### EXERCISE DIRECTIONS
Copy exactly the lines from the start of the data below through the one that carries "After lower regulatory", and only those.
───── EXTRACTED INFORMATION ─────
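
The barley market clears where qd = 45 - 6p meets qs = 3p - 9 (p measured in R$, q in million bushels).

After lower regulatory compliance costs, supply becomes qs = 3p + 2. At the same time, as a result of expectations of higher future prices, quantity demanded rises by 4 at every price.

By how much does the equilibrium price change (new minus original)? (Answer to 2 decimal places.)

Original equilibrium: 45 - 6p = 3p - 9 gives 54 = 9p, so p = 6 and q = 9.
After the shift, demand is qd = 49 - 6p and supply is qs = 3p + 2.
Setting them equal: 49 - 6p = 3p + 2 → 47 = 9p, so p = 47/9 ≈ 5.2222 and q = 53/3 ≈ 17.6667.
Δp = 5.2222 − 6 = -0.78.

-0.78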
─────
### TASK RESULT
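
The barley market clears where qd = 45 - 6p meets qs = 3p - 9 (p measured in R$, q in million bushels).

After lower regulatory compliance costs, supply becomes qs = 3p + 2. At the same time, as a result of expectations of higher future prices, quantity demanded rises by 4 at every price.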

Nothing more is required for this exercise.